--- Study material Enclosed Below ---

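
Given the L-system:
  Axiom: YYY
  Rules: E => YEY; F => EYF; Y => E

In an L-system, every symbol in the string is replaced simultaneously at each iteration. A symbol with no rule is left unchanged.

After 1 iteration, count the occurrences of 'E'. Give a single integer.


Step 0: YYY  (0 'E')
Step 1: EEE  (3 'E')

Answer: 3


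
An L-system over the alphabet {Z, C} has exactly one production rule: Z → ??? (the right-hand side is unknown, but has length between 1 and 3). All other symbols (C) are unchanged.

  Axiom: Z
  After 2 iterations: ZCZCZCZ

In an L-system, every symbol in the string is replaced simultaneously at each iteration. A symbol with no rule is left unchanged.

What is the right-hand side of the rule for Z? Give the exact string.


Trying Z → ZCZ:
  Step 0: Z
  Step 1: ZCZ
  Step 2: ZCZCZCZ
Matches the given result.

Answer: ZCZ


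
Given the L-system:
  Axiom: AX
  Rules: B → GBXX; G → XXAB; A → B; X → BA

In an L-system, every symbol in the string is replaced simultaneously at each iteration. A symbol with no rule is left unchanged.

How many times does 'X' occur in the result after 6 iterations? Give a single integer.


Step 0: AX  (1 'X')
Step 1: BBA  (0 'X')
Step 2: GBXXGBXXB  (4 'X')
Step 3: XXABGBXXBABAXXABGBXXBABAGBXX  (10 'X')
Step 4: BABABGBXXXXABGBXXBABAGBXXBGBXXBBABABGBXXXXABGBXXBABAGBXXBGBXXBXXABGBXXBABA  (24 'X')
Step 5: GBXXBGBXXBGBXXXXABGBXXBABABABABGBXXXXABGBXXBABAGBXXBGBXXBXXABGBXXBABAGBXXXXABGBXXBABAGBXXGBXXBGBXXBGBXXXXABGBXXBABABABABGBXXXXABGBXXBABAGBXXBGBXXBXXABGBXXBABAGBXXXXABGBXXBABAGBXXBABABGBXXXXABGBXXBABAGBXXBGBXXB  (74 'X')
Step 6: XXABGBXXBABAGBXXXXABGBXXBABAGBXXXXABGBXXBABABABABGBXXXXABGBXXBABAGBXXBGBXXBGBXXBGBXXBGBXXXXABGBXXBABABABABGBXXXXABGBXXBABAGBXXBGBXXBXXABGBXXBABAGBXXXXABGBXXBABAGBXXBABABGBXXXXABGBXXBABAGBXXBGBXXBXXABGBXXBABABABABGBXXXXABGBXXBABAGBXXBGBXXBXXABGBXXBABAXXABGBXXBABAGBXXXXABGBXXBABAGBXXXXABGBXXBABABABABGBXXXXABGBXXBABAGBXXBGBXXBGBXXBGBXXBGBXXXXABGBXXBABABABABGBXXXXABGBXXBABAGBXXBGBXXBXXABGBXXBABAGBXXXXABGBXXBABAGBXXBABABGBXXXXABGBXXBABAGBXXBGBXXBXXABGBXXBABABABABGBXXXXABGBXXBABAGBXXBGBXXBXXABGBXXBABAGBXXBGBXXBGBXXXXABGBXXBABABABABGBXXXXABGBXXBABAGBXXBGBXXBXXABGBXXBABAGBXXXXABGBXXBABAGBXX  (204 'X')

Answer: 204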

--- End of Enclosed Study material ---

Each line of the data above containing the string "Rules" is to be copied.

#### Answer box
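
  Rules: E => YEY; F => EYF; Y => E
  Rules: B → GBXX; G → XXAB; A → B; X → BA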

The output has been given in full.